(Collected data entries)
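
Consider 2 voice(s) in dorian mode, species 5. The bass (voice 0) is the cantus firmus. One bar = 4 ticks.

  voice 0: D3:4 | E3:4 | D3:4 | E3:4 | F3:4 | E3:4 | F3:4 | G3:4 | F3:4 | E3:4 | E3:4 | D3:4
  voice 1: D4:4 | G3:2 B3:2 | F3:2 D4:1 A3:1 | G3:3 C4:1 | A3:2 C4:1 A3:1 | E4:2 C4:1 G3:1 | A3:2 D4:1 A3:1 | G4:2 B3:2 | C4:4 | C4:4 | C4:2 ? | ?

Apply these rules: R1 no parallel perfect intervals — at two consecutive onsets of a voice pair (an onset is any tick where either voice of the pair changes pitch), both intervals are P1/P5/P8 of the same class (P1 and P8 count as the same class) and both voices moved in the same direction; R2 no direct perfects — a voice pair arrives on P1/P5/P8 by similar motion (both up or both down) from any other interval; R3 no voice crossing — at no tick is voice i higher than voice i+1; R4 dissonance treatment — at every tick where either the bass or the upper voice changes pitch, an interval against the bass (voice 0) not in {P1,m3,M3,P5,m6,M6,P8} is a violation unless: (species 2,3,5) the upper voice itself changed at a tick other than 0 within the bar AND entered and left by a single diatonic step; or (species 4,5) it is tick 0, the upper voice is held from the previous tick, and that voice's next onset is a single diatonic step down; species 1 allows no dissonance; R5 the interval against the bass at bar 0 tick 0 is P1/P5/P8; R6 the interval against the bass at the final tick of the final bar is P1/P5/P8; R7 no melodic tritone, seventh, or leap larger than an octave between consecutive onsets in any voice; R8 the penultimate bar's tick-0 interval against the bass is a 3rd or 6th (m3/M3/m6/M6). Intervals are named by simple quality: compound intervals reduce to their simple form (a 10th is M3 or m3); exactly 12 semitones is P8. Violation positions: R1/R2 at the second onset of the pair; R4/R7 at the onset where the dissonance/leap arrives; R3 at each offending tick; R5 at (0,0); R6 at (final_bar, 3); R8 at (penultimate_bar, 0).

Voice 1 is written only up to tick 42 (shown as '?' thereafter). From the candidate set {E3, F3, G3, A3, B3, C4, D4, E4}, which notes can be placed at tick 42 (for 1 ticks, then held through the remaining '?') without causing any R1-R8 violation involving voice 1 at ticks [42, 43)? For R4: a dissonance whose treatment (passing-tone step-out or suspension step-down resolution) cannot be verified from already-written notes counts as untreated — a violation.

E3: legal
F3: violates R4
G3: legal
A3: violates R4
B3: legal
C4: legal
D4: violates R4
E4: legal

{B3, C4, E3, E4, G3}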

* * *

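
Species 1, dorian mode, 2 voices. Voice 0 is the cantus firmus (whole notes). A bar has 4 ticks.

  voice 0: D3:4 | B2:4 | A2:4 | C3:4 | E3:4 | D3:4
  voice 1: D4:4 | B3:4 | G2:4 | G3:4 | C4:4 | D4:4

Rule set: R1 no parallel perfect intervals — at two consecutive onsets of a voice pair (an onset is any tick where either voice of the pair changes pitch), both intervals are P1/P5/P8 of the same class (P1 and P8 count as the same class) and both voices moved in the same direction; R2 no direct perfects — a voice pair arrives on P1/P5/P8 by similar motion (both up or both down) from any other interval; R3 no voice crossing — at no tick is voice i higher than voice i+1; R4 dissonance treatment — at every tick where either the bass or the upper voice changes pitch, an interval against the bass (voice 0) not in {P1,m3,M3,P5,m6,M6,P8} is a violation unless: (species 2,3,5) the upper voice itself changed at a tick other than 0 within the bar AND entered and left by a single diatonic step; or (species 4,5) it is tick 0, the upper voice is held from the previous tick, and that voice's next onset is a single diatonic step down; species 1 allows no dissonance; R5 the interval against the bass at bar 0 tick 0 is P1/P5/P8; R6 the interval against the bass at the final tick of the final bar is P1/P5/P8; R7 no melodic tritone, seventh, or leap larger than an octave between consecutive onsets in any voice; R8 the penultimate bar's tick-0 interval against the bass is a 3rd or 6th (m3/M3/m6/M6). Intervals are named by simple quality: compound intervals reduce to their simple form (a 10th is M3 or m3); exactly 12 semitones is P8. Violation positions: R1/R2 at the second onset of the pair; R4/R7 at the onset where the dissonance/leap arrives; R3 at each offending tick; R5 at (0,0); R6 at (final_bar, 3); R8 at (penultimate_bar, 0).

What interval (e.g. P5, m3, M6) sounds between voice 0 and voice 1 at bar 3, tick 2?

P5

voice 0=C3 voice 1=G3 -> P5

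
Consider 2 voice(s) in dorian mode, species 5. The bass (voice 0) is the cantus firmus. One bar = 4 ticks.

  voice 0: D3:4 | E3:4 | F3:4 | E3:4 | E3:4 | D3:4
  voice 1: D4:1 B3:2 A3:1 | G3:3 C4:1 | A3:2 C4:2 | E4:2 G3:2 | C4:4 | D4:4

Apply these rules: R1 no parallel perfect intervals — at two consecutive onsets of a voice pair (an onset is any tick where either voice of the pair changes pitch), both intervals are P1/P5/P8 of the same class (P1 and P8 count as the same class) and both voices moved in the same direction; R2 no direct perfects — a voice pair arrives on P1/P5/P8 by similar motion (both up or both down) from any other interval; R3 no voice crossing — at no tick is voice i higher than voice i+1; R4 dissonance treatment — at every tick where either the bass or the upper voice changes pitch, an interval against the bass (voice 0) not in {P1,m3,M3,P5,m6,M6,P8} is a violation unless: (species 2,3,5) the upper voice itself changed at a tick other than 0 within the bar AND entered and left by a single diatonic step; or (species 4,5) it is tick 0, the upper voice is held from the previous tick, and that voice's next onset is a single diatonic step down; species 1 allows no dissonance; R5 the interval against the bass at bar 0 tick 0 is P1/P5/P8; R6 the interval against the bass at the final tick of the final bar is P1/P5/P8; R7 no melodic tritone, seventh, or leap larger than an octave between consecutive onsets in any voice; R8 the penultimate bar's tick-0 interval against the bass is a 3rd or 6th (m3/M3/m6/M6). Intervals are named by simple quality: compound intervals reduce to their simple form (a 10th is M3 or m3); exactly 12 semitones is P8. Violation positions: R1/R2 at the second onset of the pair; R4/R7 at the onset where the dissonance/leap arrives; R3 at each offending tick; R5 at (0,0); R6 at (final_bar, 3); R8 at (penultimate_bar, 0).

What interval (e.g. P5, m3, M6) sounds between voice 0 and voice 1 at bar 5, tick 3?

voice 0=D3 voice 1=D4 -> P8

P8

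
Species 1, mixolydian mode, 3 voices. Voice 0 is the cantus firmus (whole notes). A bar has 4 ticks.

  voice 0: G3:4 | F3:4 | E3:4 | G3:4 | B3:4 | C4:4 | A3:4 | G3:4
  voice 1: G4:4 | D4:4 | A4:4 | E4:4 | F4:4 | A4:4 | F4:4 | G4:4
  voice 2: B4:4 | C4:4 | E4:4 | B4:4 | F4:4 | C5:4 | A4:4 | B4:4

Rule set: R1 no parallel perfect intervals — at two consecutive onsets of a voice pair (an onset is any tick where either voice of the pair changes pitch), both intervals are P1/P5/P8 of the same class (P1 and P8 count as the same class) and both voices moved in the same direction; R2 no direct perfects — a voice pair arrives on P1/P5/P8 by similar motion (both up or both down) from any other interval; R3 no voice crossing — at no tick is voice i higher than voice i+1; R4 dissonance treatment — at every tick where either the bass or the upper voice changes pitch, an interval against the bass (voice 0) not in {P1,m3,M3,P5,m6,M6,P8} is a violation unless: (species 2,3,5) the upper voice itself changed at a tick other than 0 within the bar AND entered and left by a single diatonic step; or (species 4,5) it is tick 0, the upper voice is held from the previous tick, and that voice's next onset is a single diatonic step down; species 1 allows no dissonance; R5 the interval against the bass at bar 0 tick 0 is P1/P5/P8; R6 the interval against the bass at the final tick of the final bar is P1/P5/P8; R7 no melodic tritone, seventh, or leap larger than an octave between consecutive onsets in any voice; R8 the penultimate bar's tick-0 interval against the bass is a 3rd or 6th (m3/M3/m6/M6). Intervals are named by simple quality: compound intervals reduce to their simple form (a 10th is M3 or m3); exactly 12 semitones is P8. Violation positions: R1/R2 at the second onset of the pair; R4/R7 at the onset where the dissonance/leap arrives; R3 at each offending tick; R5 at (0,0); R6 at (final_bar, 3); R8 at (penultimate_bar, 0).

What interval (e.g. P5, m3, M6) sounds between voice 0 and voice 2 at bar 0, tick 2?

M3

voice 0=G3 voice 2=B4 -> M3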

## WORK ORDER
Lines that hold "whole" are the ones to copy, so pick each out from the data.

## RESPONSE FOR THIS EXERCISE
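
Species 1, dorian mode, 2 voices. Voice 0 is the cantus firmus (whole notes). A bar has 4 ticks.
Species 1, mixolydian mode, 3 voices. Voice 0 is the cantus firmus (whole notes). A bar has 4 ticks.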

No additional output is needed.